## Goal of the exercise
From the line containing "Let M = 17941." through the last line of the records, print every line exactly and nothing more.

(Records provided begins)

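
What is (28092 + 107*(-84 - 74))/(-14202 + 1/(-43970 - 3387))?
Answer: -31160906/39562595 ≈ -0.78764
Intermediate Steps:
(28092 + 107*(-84 - 74))/(-14202 + 1/(-43970 - 3387)) = (28092 + 107*(-158))/(-14202 + 1/(-47357)) = (28092 - 16906)/(-14202 - 1/47357) = 11186/(-672564115/47357) = 11186*(-47357/672564115) = -31160906/39562595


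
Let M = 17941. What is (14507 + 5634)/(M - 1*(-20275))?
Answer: 20141/38216 ≈ 0.52703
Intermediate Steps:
(14507 + 5634)/(M - 1*(-20275)) = (14507 + 5634)/(17941 - 1*(-20275)) = 20141/(17941 + 20275) = 20141/38216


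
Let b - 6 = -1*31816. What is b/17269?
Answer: -31810/17269 ≈ -1.8420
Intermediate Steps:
b = -31810 (b = 6 - 1*31816 = 6 - 31816 = -31810)
b/17269 = -31810/17269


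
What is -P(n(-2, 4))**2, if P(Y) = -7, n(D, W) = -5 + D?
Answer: -49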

(Records provided ends)

## Response to the exercise
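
Let M = 17941. What is (14507 + 5634)/(M - 1*(-20275))?
Answer: 20141/38216 ≈ 0.52703
Intermediate Steps:
(14507 + 5634)/(M - 1*(-20275)) = (14507 + 5634)/(17941 - 1*(-20275)) = 20141/(17941 + 20275) = 20141/38216


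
Let b - 6 = -1*31816. What is b/17269?
Answer: -31810/17269 ≈ -1.8420
Intermediate Steps:
b = -31810 (b = 6 - 1*31816 = 6 - 31816 = -31810)
b/17269 = -31810/17269


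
What is -P(n(-2, 4))**2, if P(Y) = -7, n(D, W) = -5 + D?
Answer: -49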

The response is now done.